WORK INSTRUCTION => The output is the lines below from the one with "cooling fan: R = 0.9675" through the one with "A UPS installation uses", both included, printed exactly and with no other line.

(Recorded data)
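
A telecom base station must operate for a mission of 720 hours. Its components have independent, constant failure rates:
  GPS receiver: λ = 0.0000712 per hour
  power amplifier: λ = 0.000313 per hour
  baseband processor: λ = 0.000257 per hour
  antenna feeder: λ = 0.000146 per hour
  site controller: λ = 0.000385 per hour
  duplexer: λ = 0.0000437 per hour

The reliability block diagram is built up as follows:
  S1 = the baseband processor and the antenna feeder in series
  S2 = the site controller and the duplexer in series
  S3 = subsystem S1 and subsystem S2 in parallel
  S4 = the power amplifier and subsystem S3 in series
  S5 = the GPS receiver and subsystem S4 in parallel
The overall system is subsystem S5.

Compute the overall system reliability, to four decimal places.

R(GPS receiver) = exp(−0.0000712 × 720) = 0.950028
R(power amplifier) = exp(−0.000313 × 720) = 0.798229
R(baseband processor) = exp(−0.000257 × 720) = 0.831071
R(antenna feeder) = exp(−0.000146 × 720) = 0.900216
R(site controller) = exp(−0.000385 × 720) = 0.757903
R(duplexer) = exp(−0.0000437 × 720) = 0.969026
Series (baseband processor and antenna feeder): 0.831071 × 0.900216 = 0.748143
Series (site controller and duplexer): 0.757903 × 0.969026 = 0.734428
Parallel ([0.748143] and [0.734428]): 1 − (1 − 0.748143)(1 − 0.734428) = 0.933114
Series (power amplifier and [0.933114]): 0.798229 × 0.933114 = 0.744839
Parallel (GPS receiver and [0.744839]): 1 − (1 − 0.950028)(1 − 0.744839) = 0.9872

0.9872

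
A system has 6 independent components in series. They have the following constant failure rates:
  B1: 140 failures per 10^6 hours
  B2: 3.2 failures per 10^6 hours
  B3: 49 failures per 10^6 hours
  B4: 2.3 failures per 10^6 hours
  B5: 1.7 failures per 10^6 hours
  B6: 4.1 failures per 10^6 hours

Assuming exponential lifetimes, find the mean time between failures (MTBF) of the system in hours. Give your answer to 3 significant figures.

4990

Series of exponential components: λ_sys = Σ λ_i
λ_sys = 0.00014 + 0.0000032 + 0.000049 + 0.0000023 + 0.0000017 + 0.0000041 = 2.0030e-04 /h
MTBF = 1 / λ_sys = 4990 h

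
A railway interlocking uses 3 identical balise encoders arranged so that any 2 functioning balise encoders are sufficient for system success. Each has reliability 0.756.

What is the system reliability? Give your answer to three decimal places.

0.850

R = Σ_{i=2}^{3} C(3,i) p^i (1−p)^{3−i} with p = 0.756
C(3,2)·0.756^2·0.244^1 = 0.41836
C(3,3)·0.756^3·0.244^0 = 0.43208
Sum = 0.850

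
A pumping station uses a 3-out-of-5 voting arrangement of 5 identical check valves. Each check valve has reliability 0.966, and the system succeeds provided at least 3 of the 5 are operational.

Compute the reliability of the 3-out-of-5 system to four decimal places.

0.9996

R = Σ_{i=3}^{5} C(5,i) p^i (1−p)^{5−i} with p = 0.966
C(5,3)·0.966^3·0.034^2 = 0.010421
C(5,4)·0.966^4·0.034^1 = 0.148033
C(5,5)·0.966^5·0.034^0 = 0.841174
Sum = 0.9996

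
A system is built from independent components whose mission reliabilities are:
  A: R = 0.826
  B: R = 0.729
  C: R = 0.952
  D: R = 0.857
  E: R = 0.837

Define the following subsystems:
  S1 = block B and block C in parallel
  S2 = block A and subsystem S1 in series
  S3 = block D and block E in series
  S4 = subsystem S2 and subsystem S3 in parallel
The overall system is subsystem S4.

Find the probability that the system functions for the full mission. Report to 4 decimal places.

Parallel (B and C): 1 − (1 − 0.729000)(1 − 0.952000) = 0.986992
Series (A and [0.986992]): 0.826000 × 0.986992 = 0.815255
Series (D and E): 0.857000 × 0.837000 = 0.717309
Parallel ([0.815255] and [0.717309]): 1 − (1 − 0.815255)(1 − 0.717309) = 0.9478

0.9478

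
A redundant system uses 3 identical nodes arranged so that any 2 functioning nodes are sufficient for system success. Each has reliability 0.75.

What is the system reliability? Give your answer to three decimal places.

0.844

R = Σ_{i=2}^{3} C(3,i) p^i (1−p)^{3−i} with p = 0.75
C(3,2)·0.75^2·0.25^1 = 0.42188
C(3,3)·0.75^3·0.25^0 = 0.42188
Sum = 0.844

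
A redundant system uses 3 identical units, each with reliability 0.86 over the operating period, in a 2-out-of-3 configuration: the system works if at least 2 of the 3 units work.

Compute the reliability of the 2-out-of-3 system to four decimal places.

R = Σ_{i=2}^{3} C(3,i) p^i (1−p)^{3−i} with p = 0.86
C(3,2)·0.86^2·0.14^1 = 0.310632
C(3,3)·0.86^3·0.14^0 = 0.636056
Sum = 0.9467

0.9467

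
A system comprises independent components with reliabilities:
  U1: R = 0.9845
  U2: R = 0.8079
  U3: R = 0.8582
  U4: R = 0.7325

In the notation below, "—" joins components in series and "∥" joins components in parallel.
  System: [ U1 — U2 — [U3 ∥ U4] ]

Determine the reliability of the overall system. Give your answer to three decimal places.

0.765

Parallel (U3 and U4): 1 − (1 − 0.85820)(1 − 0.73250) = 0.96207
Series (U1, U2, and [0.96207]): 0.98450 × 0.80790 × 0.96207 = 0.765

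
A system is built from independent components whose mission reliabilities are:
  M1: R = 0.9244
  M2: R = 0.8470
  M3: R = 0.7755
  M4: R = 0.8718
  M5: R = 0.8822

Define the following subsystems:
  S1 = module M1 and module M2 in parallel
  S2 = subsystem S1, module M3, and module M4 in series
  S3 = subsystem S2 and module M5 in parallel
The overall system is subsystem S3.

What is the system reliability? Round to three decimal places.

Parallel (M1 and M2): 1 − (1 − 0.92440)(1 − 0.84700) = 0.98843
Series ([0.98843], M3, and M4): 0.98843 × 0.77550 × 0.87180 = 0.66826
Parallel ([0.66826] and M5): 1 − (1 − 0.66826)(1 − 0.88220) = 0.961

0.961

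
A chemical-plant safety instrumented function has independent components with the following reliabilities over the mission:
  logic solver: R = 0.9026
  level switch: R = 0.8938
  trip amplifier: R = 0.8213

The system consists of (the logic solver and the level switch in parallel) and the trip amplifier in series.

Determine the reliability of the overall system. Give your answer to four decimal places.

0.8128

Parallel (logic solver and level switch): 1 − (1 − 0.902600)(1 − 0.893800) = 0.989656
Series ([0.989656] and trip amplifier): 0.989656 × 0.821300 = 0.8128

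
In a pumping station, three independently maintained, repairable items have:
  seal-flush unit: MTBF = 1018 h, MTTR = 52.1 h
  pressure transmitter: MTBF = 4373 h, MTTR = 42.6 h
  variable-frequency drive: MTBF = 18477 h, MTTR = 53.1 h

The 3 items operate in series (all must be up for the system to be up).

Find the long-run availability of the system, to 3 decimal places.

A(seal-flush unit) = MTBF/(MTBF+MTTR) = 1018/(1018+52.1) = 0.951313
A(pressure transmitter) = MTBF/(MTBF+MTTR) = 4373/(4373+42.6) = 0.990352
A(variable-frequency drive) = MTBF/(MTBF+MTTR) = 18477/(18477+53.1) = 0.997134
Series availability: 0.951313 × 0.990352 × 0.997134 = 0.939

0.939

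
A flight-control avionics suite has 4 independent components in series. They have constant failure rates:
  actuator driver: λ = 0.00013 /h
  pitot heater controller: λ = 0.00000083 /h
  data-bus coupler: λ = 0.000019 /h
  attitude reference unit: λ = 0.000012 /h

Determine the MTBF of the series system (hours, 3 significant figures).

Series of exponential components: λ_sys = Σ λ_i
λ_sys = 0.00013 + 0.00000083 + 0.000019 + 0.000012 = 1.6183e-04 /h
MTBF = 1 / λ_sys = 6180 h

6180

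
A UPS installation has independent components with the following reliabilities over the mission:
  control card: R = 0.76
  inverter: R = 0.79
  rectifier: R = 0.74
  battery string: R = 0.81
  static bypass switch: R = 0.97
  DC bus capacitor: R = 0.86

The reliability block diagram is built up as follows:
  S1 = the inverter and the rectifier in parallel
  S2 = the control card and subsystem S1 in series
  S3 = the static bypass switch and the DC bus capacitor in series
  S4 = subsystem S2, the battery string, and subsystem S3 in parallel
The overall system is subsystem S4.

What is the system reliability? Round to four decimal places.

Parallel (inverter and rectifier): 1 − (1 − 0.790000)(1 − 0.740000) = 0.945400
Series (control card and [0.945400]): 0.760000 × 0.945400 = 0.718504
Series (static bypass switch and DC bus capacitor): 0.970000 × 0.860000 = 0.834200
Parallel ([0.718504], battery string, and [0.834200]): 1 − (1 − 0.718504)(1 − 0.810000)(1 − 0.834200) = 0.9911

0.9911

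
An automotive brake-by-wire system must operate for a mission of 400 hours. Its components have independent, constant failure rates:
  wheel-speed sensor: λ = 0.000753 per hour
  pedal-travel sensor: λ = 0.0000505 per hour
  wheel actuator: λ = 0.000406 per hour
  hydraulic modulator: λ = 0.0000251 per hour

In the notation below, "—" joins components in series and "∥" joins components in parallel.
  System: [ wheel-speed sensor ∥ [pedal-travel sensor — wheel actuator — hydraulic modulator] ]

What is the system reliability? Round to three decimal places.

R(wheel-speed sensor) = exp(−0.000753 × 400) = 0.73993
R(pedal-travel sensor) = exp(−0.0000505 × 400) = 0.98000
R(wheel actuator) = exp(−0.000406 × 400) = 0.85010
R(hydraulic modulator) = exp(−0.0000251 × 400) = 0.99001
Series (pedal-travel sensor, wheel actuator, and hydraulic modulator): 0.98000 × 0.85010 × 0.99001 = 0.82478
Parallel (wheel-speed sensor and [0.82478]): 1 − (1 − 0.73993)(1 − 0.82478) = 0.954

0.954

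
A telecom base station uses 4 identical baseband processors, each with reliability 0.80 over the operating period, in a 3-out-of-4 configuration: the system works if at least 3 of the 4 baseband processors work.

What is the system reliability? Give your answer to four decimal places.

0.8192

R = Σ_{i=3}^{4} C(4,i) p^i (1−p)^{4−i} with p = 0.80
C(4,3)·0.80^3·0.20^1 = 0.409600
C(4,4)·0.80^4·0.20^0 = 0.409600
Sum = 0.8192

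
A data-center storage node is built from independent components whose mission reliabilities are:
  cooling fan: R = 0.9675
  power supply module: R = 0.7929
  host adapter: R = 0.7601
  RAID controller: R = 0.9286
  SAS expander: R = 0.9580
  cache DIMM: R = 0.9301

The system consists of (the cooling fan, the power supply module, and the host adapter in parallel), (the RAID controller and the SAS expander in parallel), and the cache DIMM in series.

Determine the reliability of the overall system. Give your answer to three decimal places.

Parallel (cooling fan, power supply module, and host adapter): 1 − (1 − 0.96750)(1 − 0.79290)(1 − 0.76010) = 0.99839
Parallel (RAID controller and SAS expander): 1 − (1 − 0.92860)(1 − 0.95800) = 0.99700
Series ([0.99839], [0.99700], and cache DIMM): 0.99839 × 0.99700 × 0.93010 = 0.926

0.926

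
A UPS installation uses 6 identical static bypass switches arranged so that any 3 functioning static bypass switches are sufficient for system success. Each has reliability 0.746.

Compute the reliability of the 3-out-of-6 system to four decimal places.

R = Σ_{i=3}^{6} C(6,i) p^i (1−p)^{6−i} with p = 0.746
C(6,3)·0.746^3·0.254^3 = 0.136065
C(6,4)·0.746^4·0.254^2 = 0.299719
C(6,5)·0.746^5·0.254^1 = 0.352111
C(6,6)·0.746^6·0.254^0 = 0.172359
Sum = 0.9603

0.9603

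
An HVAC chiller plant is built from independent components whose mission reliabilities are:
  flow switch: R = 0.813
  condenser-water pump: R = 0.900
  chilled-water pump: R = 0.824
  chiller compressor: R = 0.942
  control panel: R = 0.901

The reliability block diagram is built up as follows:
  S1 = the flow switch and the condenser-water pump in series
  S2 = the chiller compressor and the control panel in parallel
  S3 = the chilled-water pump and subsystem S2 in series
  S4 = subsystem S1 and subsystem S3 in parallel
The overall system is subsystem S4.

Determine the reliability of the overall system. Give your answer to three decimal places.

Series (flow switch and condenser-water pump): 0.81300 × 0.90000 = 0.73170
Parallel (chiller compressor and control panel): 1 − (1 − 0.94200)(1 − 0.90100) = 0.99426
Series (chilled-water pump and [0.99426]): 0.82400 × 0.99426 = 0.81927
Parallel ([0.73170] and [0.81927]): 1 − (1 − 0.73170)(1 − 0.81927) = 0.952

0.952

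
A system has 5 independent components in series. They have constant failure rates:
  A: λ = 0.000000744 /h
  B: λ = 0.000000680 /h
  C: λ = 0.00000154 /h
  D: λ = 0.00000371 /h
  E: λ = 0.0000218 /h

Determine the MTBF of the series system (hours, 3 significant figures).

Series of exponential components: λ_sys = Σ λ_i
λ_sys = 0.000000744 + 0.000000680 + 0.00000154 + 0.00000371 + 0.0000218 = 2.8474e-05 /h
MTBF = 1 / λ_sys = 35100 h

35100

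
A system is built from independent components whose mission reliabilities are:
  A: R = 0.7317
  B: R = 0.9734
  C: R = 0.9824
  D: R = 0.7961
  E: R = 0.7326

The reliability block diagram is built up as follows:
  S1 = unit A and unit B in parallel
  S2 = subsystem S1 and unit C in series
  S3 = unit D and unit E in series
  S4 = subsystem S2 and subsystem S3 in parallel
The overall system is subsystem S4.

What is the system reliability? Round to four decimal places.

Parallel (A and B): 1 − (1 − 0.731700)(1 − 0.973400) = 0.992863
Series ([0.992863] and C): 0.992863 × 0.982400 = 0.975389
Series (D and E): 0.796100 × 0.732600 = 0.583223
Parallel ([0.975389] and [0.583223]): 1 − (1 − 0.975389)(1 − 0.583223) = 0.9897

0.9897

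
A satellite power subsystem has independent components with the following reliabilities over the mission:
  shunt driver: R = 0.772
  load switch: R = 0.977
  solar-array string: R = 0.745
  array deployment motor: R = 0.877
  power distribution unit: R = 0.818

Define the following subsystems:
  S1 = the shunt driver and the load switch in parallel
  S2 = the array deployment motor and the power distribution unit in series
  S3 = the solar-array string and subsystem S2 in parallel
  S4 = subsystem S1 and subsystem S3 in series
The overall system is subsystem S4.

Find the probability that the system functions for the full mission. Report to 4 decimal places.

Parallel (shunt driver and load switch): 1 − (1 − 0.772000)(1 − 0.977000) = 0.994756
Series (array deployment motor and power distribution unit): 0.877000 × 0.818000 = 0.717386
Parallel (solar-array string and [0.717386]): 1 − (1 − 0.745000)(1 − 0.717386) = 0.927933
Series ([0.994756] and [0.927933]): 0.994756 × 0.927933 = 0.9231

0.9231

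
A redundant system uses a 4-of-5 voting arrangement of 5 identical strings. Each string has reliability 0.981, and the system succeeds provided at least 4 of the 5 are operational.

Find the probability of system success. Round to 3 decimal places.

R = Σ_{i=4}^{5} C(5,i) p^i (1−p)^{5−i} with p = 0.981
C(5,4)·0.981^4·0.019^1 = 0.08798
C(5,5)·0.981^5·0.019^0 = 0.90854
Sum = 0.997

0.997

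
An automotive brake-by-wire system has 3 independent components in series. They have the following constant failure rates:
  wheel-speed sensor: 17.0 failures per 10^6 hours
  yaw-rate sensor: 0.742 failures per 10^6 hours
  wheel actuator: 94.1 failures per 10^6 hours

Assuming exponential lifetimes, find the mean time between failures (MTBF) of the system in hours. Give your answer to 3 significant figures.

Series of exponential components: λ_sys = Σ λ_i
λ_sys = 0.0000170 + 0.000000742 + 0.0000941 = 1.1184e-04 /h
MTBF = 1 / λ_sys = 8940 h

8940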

SOLUTION FOR THIS EXERCISE =>
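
  cooling fan: R = 0.9675
  power supply module: R = 0.7929
  host adapter: R = 0.7601
  RAID controller: R = 0.9286
  SAS expander: R = 0.9580
  cache DIMM: R = 0.9301

The system consists of (the cooling fan, the power supply module, and the host adapter in parallel), (the RAID controller and the SAS expander in parallel), and the cache DIMM in series.

Determine the reliability of the overall system. Give your answer to three decimal places.

Parallel (cooling fan, power supply module, and host adapter): 1 − (1 − 0.96750)(1 − 0.79290)(1 − 0.76010) = 0.99839
Parallel (RAID controller and SAS expander): 1 − (1 − 0.92860)(1 − 0.95800) = 0.99700
Series ([0.99839], [0.99700], and cache DIMM): 0.99839 × 0.99700 × 0.93010 = 0.926

0.926

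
A UPS installation uses 6 identical static bypass switches arranged so that any 3 functioning static bypass switches are sufficient for system success. Each has reliability 0.746.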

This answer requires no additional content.